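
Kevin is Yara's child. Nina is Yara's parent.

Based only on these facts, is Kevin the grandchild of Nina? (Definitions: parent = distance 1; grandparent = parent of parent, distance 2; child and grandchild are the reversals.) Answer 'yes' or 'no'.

Reconstructing the parent chain from the given facts:
  Nina -> Yara -> Kevin
(each arrow means 'parent of the next')
Positions in the chain (0 = top):
  position of Nina: 0
  position of Yara: 1
  position of Kevin: 2

Kevin is at position 2, Nina is at position 0; signed distance (j - i) = -2.
'grandchild' requires j - i = -2. Actual distance is -2, so the relation HOLDS.

Answer: yes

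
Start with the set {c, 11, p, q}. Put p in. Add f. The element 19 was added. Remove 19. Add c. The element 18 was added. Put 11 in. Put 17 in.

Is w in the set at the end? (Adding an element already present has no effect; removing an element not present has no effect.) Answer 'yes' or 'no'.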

WHAT YOU SHOULD DO ::
Each record is to be restated word for word.

OUTPUT ::
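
Kevin is Yara's child. Nina is Yara's parent.

Based only on these facts, is Kevin the grandchild of Nina? (Definitions: parent = distance 1; grandparent = parent of parent, distance 2; child and grandchild are the reversals.) Answer 'yes' or 'no'.

Reconstructing the parent chain from the given facts:
  Nina -> Yara -> Kevin
(each arrow means 'parent of the next')
Positions in the chain (0 = top):
  position of Nina: 0
  position of Yara: 1
  position of Kevin: 2

Kevin is at position 2, Nina is at position 0; signed distance (j - i) = -2.
'grandchild' requires j - i = -2. Actual distance is -2, so the relation HOLDS.

Answer: yes

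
Start with the set {c, 11, p, q}. Put p in. Add f. The element 19 was added. Remove 19. Add c. The element 18 was added. Put 11 in. Put 17 in.

Is w in the set at the end? (Adding an element already present has no effect; removing an element not present has no effect.) Answer 'yes' or 'no'.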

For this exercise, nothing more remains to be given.